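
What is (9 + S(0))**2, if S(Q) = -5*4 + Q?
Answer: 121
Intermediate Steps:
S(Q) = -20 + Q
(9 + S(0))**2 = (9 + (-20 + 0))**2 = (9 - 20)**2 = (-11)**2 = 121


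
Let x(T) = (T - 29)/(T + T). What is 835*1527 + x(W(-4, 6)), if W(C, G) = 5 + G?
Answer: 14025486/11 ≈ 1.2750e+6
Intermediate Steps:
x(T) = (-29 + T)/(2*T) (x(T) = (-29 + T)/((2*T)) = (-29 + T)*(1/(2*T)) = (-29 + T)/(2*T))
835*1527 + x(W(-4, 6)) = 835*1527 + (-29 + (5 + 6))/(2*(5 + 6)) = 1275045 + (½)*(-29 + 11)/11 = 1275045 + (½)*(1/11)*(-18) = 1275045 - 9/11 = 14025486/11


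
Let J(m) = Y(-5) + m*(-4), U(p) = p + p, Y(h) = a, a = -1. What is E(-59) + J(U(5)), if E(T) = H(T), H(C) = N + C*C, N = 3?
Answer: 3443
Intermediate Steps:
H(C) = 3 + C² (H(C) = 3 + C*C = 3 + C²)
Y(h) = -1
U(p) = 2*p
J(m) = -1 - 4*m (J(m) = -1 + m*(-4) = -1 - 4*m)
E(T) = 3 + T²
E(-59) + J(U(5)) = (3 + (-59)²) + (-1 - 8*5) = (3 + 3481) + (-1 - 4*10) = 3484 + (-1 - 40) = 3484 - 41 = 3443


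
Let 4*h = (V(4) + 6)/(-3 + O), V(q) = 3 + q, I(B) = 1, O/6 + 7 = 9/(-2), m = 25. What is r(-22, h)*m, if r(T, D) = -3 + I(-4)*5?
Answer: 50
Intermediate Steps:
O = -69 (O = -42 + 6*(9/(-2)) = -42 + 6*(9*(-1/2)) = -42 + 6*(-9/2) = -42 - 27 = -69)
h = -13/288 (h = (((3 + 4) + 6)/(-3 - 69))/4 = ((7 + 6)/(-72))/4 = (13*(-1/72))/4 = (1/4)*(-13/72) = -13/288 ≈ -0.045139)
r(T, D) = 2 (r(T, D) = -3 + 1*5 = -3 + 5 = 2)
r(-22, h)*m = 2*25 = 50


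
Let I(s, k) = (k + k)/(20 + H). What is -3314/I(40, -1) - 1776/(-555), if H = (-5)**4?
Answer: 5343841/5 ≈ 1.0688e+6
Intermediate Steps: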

━━━━━━━━━━

What the task asks
Please return the full listing exactly as it appears.

Answer for this exercise
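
What is (9 + S(0))**2, if S(Q) = -5*4 + Q?
Answer: 121
Intermediate Steps:
S(Q) = -20 + Q
(9 + S(0))**2 = (9 + (-20 + 0))**2 = (9 - 20)**2 = (-11)**2 = 121


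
Let x(T) = (T - 29)/(T + T). What is 835*1527 + x(W(-4, 6)), if W(C, G) = 5 + G?
Answer: 14025486/11 ≈ 1.2750e+6
Intermediate Steps:
x(T) = (-29 + T)/(2*T) (x(T) = (-29 + T)/((2*T)) = (-29 + T)*(1/(2*T)) = (-29 + T)/(2*T))
835*1527 + x(W(-4, 6)) = 835*1527 + (-29 + (5 + 6))/(2*(5 + 6)) = 1275045 + (½)*(-29 + 11)/11 = 1275045 + (½)*(1/11)*(-18) = 1275045 - 9/11 = 14025486/11


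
Let J(m) = Y(-5) + m*(-4), U(p) = p + p, Y(h) = a, a = -1. What is E(-59) + J(U(5)), if E(T) = H(T), H(C) = N + C*C, N = 3?
Answer: 3443
Intermediate Steps:
H(C) = 3 + C² (H(C) = 3 + C*C = 3 + C²)
Y(h) = -1
U(p) = 2*p
J(m) = -1 - 4*m (J(m) = -1 + m*(-4) = -1 - 4*m)
E(T) = 3 + T²
E(-59) + J(U(5)) = (3 + (-59)²) + (-1 - 8*5) = (3 + 3481) + (-1 - 4*10) = 3484 + (-1 - 40) = 3484 - 41 = 3443


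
Let 4*h = (V(4) + 6)/(-3 + O), V(q) = 3 + q, I(B) = 1, O/6 + 7 = 9/(-2), m = 25. What is r(-22, h)*m, if r(T, D) = -3 + I(-4)*5?
Answer: 50
Intermediate Steps:
O = -69 (O = -42 + 6*(9/(-2)) = -42 + 6*(9*(-1/2)) = -42 + 6*(-9/2) = -42 - 27 = -69)
h = -13/288 (h = (((3 + 4) + 6)/(-3 - 69))/4 = ((7 + 6)/(-72))/4 = (13*(-1/72))/4 = (1/4)*(-13/72) = -13/288 ≈ -0.045139)
r(T, D) = 2 (r(T, D) = -3 + 1*5 = -3 + 5 = 2)
r(-22, h)*m = 2*25 = 50


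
Let I(s, k) = (k + k)/(20 + H). What is -3314/I(40, -1) - 1776/(-555), if H = (-5)**4?
Answer: 5343841/5 ≈ 1.0688e+6
Intermediate Steps: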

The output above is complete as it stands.